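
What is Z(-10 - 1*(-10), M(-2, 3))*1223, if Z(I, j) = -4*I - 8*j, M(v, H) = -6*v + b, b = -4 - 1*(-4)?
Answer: -117408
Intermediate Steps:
b = 0 (b = -4 + 4 = 0)
M(v, H) = -6*v (M(v, H) = -6*v + 0 = -6*v)
Z(I, j) = -8*j - 4*I
Z(-10 - 1*(-10), M(-2, 3))*1223 = (-(-48)*(-2) - 4*(-10 - 1*(-10)))*1223 = (-8*12 - 4*(-10 + 10))*1223 = (-96 - 4*0)*1223 = (-96 + 0)*1223 = -96*1223 = -117408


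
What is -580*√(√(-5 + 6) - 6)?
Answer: -580*I*√5 ≈ -1296.9*I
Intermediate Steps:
-580*√(√(-5 + 6) - 6) = -580*√(√1 - 6) = -580*√(1 - 6) = -580*I*√5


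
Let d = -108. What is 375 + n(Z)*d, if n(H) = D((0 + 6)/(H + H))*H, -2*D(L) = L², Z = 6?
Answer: 456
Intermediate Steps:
D(L) = -L²/2
n(H) = -9/(2*H) (n(H) = (-(0 + 6)²/(H + H)²/2)*H = (-9/H²/2)*H = (-9/(2*H²))*H = -9/(2*H))
375 + n(Z)*d = 375 - 9/2/6*(-108) = 375 - 9/2*⅙*(-108) = 375 - ¾*(-108) = 375 + 81 = 456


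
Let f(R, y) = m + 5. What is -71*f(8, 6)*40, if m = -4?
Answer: -2840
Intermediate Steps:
f(R, y) = 1 (f(R, y) = -4 + 5 = 1)
-71*f(8, 6)*40 = -71*1*40 = -71*40 = -2840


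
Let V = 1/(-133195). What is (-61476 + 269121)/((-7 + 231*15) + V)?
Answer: 27657275775/460588309 ≈ 60.048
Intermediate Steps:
V = -1/133195 ≈ -7.5078e-6
(-61476 + 269121)/((-7 + 231*15) + V) = (-61476 + 269121)/((-7 + 231*15) - 1/133195) = 207645/((-7 + 3465) - 1/133195) = 207645/(3458 - 1/133195) = 207645/(460588309/133195) = 207645*(133195/460588309) = 27657275775/460588309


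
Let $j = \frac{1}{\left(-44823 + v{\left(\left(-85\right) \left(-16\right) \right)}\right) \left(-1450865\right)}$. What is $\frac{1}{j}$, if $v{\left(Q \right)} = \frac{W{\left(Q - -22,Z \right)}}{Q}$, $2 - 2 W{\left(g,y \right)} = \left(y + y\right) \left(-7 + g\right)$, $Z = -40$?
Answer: $\frac{1039575138251}{16} \approx 6.4973 \cdot 10^{10}$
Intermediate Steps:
$W{\left(g,y \right)} = 1 - y \left(-7 + g\right)$ ($W{\left(g,y \right)} = 1 - \frac{\left(y + y\right) \left(-7 + g\right)}{2} = 1 - \frac{2 y \left(-7 + g\right)}{2} = 1 - y \left(-7 + g\right)$)
$v{\left(Q \right)} = \frac{601 + 40 Q}{Q}$ ($v{\left(Q \right)} = \frac{1 + 7 \left(-40\right) - \left(Q - -22\right) \left(-40\right)}{Q} = \frac{1 - 280 - \left(Q + 22\right) \left(-40\right)}{Q} = \frac{1 - 280 - \left(22 + Q\right) \left(-40\right)}{Q} = \frac{1 - 280 + \left(880 + 40 Q\right)}{Q} = \frac{601 + 40 Q}{Q}$)
$j = \frac{16}{1039575138251}$ ($j = \frac{1}{\left(-44823 + \left(40 + \frac{601}{\left(-85\right) \left(-16\right)}\right)\right) \left(-1450865\right)} = \frac{1}{-44823 + \left(40 + \frac{601}{1360}\right)} \left(- \frac{1}{1450865}\right) = \frac{1}{-44823 + \frac{55001}{1360}} \left(- \frac{1}{1450865}\right) = \frac{1}{- \frac{60904279}{1360}} \left(- \frac{1}{1450865}\right) = \left(- \frac{1360}{60904279}\right) \left(- \frac{1}{1450865}\right) = \frac{16}{1039575138251} \approx 1.5391 \cdot 10^{-11}$)
$\frac{1}{j} = \frac{1}{\frac{16}{1039575138251}} = \frac{1039575138251}{16}$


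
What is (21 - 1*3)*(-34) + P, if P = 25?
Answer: -587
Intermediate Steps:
(21 - 1*3)*(-34) + P = (21 - 1*3)*(-34) + 25 = (21 - 3)*(-34) + 25 = 18*(-34) + 25 = -612 + 25 = -587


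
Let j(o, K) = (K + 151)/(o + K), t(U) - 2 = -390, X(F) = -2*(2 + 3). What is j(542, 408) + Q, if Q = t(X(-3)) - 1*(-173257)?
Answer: 164226109/950 ≈ 1.7287e+5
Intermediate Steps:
X(F) = -10 (X(F) = -2*5 = -10)
t(U) = -388 (t(U) = 2 - 390 = -388)
Q = 172869 (Q = -388 - 1*(-173257) = -388 + 173257 = 172869)
j(o, K) = (151 + K)/(K + o)
j(542, 408) + Q = (151 + 408)/(408 + 542) + 172869 = 559/950 + 172869 = 164226109/950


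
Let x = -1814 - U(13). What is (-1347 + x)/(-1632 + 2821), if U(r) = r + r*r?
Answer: -3343/1189 ≈ -2.8116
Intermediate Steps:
U(r) = r + r²
x = -1996 (x = -1814 - 13*(1 + 13) = -1814 - 13*14 = -1814 - 1*182 = -1814 - 182 = -1996)
(-1347 + x)/(-1632 + 2821) = (-1347 - 1996)/(-1632 + 2821) = -3343/1189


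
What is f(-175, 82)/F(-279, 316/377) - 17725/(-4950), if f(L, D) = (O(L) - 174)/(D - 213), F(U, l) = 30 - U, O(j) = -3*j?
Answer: 9543371/2671614 ≈ 3.5721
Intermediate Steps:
f(L, D) = (-174 - 3*L)/(-213 + D) (f(L, D) = (-3*L - 174)/(D - 213) = (-174 - 3*L)/(-213 + D))
f(-175, 82)/F(-279, 316/377) - 17725/(-4950) = (3*(-58 - 1*(-175))/(-213 + 82))/(30 - 1*(-279)) - 17725/(-4950) = (3*(-58 + 175)/(-131))/(30 + 279) - 17725*(-1/4950) = (3*(-1/131)*117)/309 + 709/198 = -351/131*1/309 + 709/198 = -117/13493 + 709/198 = 9543371/2671614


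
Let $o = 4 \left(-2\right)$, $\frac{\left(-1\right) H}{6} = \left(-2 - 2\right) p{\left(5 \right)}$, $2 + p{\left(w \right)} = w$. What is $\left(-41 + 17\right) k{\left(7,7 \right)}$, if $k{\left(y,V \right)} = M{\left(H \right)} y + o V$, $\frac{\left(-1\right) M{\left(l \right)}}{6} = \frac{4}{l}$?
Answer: $1400$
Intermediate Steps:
$p{\left(w \right)} = -2 + w$
$H = 72$ ($H = - 6 \left(-2 - 2\right) \left(-2 + 5\right) = - 6 \left(\left(-4\right) 3\right) = \left(-6\right) \left(-12\right) = 72$)
$M{\left(l \right)} = - \frac{24}{l}$ ($M{\left(l \right)} = - 6 \frac{4}{l} = - \frac{24}{l}$)
$o = -8$
$k{\left(y,V \right)} = - 8 V - \frac{y}{3}$ ($k{\left(y,V \right)} = - \frac{24}{72} y - 8 V = \left(-24\right) \frac{1}{72} y - 8 V = - \frac{y}{3} - 8 V = - 8 V - \frac{y}{3}$)
$\left(-41 + 17\right) k{\left(7,7 \right)} = \left(-41 + 17\right) \left(\left(-8\right) 7 - \frac{7}{3}\right) = - 24 \left(-56 - \frac{7}{3}\right) = \left(-24\right) \left(- \frac{175}{3}\right) = 1400$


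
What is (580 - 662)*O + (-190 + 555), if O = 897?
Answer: -73189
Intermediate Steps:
(580 - 662)*O + (-190 + 555) = (580 - 662)*897 + (-190 + 555) = -82*897 + 365 = -73554 + 365 = -73189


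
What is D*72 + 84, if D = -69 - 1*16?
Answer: -6036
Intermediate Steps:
D = -85 (D = -69 - 16 = -85)
D*72 + 84 = -85*72 + 84 = -6120 + 84 = -6036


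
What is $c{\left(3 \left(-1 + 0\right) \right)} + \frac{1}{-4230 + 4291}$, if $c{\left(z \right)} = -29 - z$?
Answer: $- \frac{1585}{61} \approx -25.984$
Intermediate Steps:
$c{\left(3 \left(-1 + 0\right) \right)} + \frac{1}{-4230 + 4291} = \left(-29 - 3 \left(-1 + 0\right)\right) + \frac{1}{-4230 + 4291} = \left(-29 - 3 \left(-1\right)\right) + \frac{1}{61} = \left(-29 - -3\right) + \frac{1}{61} = \left(-29 + 3\right) + \frac{1}{61} = -26 + \frac{1}{61} = - \frac{1585}{61}$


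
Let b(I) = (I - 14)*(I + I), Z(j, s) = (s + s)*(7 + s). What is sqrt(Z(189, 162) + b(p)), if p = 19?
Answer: sqrt(54946) ≈ 234.41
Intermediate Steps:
Z(j, s) = 2*s*(7 + s) (Z(j, s) = (2*s)*(7 + s) = 2*s*(7 + s))
b(I) = 2*I*(-14 + I) (b(I) = (-14 + I)*(2*I) = 2*I*(-14 + I))
sqrt(Z(189, 162) + b(p)) = sqrt(2*162*(7 + 162) + 2*19*(-14 + 19)) = sqrt(2*162*169 + 2*19*5) = sqrt(54756 + 190) = sqrt(54946)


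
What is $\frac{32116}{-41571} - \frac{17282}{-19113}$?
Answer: $\frac{1124698}{8543511} \approx 0.13164$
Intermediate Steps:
$\frac{32116}{-41571} - \frac{17282}{-19113} = 32116 \left(- \frac{1}{41571}\right) - - \frac{17282}{19113} = - \frac{1036}{1341} + \frac{17282}{19113} = \frac{1124698}{8543511}$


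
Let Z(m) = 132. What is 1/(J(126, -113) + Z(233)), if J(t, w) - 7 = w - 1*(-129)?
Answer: 1/155 ≈ 0.0064516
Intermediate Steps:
J(t, w) = 136 + w (J(t, w) = 7 + (w - 1*(-129)) = 7 + (w + 129) = 7 + (129 + w) = 136 + w)
1/(J(126, -113) + Z(233)) = 1/((136 - 113) + 132) = 1/(23 + 132) = 1/155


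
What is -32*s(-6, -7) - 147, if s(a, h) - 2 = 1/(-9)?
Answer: -1867/9 ≈ -207.44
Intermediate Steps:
s(a, h) = 17/9 (s(a, h) = 2 + 1/(-9) = 2 - ⅑ = 17/9)
-32*s(-6, -7) - 147 = -32*17/9 - 147 = -544/9 - 147 = -1867/9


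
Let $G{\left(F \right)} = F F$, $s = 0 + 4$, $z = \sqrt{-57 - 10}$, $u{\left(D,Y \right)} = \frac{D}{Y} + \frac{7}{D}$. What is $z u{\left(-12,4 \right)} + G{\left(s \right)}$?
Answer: $16 - \frac{43 i \sqrt{67}}{12} \approx 16.0 - 29.331 i$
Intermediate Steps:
$u{\left(D,Y \right)} = \frac{7}{D} + \frac{D}{Y}$
$z = i \sqrt{67}$ ($z = \sqrt{-67} = i \sqrt{67} \approx 8.1853 i$)
$s = 4$
$G{\left(F \right)} = F^{2}$
$z u{\left(-12,4 \right)} + G{\left(s \right)} = i \sqrt{67} \left(\frac{7}{-12} - \frac{12}{4}\right) + 4^{2} = i \sqrt{67} \left(7 \left(- \frac{1}{12}\right) - 3\right) + 16 = i \sqrt{67} \left(- \frac{7}{12} - 3\right) + 16 = i \sqrt{67} \left(- \frac{43}{12}\right) + 16 = - \frac{43 i \sqrt{67}}{12} + 16 = 16 - \frac{43 i \sqrt{67}}{12}$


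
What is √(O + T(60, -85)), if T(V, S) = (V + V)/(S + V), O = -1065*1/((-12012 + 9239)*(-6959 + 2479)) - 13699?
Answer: I*√33045840897925870/1552880 ≈ 117.06*I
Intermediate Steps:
O = -34036645205/2484608 (O = -1065/((-2773*(-4480))) - 13699 = -1065/12423040 - 13699 = -1065*1/12423040 - 13699 = -213/2484608 - 13699 = -34036645205/2484608 ≈ -13699.)
T(V, S) = 2*V/(S + V) (T(V, S) = (2*V)/(S + V) = 2*V/(S + V))
√(O + T(60, -85)) = √(-34036645205/2484608 + 2*60/(-85 + 60)) = √(-34036645205/2484608 + 2*60/(-25)) = √(-34036645205/2484608 + 2*60*(-1/25)) = √(-34036645205/2484608 - 24/5) = √(-170242856617/12423040) = I*√33045840897925870/1552880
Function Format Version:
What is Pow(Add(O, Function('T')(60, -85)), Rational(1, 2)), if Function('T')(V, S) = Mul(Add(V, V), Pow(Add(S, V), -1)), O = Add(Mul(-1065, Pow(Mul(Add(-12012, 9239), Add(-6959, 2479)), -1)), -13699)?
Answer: Mul(Rational(1, 1552880), I, Pow(33045840897925870, Rational(1, 2))) ≈ Mul(117.06, I)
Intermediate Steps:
O = Rational(-34036645205, 2484608) (O = Add(Mul(-1065, Pow(Mul(-2773, -4480), -1)), -13699) = Add(Mul(-1065, Pow(12423040, -1)), -13699) = Add(Mul(-1065, Rational(1, 12423040)), -13699) = Add(Rational(-213, 2484608), -13699) = Rational(-34036645205, 2484608) ≈ -13699.)
Function('T')(V, S) = Mul(2, V, Pow(Add(S, V), -1)) (Function('T')(V, S) = Mul(Mul(2, V), Pow(Add(S, V), -1)) = Mul(2, V, Pow(Add(S, V), -1)))
Pow(Add(O, Function('T')(60, -85)), Rational(1, 2)) = Pow(Add(Rational(-34036645205, 2484608), Mul(2, 60, Pow(Add(-85, 60), -1))), Rational(1, 2)) = Pow(Add(Rational(-34036645205, 2484608), Mul(2, 60, Pow(-25, -1))), Rational(1, 2)) = Pow(Add(Rational(-34036645205, 2484608), Mul(2, 60, Rational(-1, 25))), Rational(1, 2)) = Pow(Add(Rational(-34036645205, 2484608), Rational(-24, 5)), Rational(1, 2)) = Pow(Rational(-170242856617, 12423040), Rational(1, 2)) = Mul(Rational(1, 1552880), I, Pow(33045840897925870, Rational(1, 2)))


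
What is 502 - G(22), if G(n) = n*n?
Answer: 18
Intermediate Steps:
G(n) = n²
502 - G(22) = 502 - 1*22² = 502 - 1*484 = 502 - 484 = 18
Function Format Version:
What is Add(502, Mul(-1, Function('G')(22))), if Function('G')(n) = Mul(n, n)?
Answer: 18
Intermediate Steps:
Function('G')(n) = Pow(n, 2)
Add(502, Mul(-1, Function('G')(22))) = Add(502, Mul(-1, Pow(22, 2))) = Add(502, Mul(-1, 484)) = Add(502, -484) = 18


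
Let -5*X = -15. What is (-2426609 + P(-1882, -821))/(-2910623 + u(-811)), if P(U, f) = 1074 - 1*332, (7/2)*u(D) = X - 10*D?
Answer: 2425867/2908305 ≈ 0.83412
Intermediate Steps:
X = 3 (X = -⅕*(-15) = 3)
u(D) = 6/7 - 20*D/7 (u(D) = 2*(3 - 10*D)/7 = 6/7 - 20*D/7)
P(U, f) = 742 (P(U, f) = 1074 - 332 = 742)
(-2426609 + P(-1882, -821))/(-2910623 + u(-811)) = (-2426609 + 742)/(-2910623 + (6/7 - 20/7*(-811))) = -2425867/(-2910623 + (6/7 + 16220/7)) = -2425867/(-2910623 + 2318) = -2425867/(-2908305) = -2425867*(-1/2908305) = 2425867/2908305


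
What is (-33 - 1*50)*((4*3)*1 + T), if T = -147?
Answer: 11205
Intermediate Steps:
(-33 - 1*50)*((4*3)*1 + T) = (-33 - 1*50)*((4*3)*1 - 147) = (-33 - 50)*(12*1 - 147) = -83*(12 - 147) = -83*(-135) = 11205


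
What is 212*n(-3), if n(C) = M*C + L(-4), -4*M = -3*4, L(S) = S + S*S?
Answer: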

□ □ □ □ □ □ □

ACTIVITY
In the listing above, locate the line with "Let j(o, K)" and the line with "Answer: 9543371/2671614 ≈ 3.5721", then extract exactly those lines and every line between them, and nothing more.

SOLUTION FOR THIS EXERCISE
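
Let j(o, K) = (K + 151)/(o + K), t(U) - 2 = -390, X(F) = -2*(2 + 3). What is j(542, 408) + Q, if Q = t(X(-3)) - 1*(-173257)?
Answer: 164226109/950 ≈ 1.7287e+5
Intermediate Steps:
X(F) = -10 (X(F) = -2*5 = -10)
t(U) = -388 (t(U) = 2 - 390 = -388)
Q = 172869 (Q = -388 - 1*(-173257) = -388 + 173257 = 172869)
j(o, K) = (151 + K)/(K + o)
j(542, 408) + Q = (151 + 408)/(408 + 542) + 172869 = 559/950 + 172869 = 164226109/950


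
Let x = -1814 - U(13). What is (-1347 + x)/(-1632 + 2821), if U(r) = r + r*r?
Answer: -3343/1189 ≈ -2.8116
Intermediate Steps:
U(r) = r + r²
x = -1996 (x = -1814 - 13*(1 + 13) = -1814 - 13*14 = -1814 - 1*182 = -1814 - 182 = -1996)
(-1347 + x)/(-1632 + 2821) = (-1347 - 1996)/(-1632 + 2821) = -3343/1189


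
What is f(-175, 82)/F(-279, 316/377) - 17725/(-4950), if f(L, D) = (O(L) - 174)/(D - 213), F(U, l) = 30 - U, O(j) = -3*j?
Answer: 9543371/2671614 ≈ 3.5721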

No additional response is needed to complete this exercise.